**Task instructions**
Could you filter the records below down to the lines that include the word "site"?

**Provided entries**
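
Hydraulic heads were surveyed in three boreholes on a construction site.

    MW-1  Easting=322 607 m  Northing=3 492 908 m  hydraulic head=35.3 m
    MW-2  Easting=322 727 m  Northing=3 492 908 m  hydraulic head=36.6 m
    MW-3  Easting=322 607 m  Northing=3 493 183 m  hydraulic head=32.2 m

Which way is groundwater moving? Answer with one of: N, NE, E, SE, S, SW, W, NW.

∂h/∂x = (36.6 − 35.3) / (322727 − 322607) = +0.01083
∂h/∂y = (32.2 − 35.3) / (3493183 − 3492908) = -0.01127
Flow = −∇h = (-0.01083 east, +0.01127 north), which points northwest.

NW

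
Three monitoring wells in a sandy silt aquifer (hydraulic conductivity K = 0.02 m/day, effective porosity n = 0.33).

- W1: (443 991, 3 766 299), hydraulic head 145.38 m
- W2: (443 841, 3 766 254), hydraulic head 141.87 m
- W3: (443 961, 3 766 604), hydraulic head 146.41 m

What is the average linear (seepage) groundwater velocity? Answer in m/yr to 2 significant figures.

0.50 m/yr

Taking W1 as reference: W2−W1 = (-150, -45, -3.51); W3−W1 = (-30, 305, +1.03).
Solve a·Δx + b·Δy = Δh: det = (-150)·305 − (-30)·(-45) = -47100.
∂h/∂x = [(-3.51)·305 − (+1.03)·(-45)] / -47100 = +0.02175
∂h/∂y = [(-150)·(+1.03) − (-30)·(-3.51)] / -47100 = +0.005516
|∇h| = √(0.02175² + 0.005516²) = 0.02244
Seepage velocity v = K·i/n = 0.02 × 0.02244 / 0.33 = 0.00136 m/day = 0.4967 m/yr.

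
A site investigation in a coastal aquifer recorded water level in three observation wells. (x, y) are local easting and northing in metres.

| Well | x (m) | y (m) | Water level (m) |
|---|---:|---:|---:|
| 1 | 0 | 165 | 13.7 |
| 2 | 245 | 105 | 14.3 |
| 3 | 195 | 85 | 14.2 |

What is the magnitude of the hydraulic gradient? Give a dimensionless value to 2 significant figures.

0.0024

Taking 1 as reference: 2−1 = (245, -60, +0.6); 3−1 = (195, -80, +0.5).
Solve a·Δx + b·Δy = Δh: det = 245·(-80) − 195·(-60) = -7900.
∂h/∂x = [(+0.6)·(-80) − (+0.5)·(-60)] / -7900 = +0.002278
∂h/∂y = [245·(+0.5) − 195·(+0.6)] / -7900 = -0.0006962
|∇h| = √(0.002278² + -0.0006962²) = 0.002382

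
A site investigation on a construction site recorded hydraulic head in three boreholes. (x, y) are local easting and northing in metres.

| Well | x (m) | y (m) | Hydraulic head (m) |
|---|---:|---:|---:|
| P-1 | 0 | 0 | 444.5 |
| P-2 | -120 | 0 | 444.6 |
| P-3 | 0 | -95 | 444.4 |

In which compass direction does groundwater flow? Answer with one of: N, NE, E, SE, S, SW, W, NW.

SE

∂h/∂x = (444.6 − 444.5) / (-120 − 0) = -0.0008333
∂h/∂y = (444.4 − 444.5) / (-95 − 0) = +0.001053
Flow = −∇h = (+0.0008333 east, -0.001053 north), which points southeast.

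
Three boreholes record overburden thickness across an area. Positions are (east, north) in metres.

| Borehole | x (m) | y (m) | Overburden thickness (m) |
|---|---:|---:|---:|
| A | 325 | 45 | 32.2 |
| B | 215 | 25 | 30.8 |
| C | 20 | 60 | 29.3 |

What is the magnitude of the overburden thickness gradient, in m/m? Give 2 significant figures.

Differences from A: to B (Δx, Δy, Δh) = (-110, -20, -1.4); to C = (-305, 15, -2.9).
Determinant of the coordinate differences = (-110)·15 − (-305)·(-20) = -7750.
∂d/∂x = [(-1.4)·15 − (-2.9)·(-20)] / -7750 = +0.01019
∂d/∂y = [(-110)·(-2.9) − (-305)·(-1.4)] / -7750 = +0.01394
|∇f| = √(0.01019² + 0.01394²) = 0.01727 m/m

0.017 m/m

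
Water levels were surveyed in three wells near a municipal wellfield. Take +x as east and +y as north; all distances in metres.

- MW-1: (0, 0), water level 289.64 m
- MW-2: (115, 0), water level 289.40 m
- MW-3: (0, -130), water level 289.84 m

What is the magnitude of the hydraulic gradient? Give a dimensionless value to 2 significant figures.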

**Result of this exercise**
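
Hydraulic heads were surveyed in three boreholes on a construction site.
A site investigation in a coastal aquifer recorded water level in three observation wells. (x, y) are local easting and northing in metres.
A site investigation on a construction site recorded hydraulic head in three boreholes. (x, y) are local easting and northing in metres.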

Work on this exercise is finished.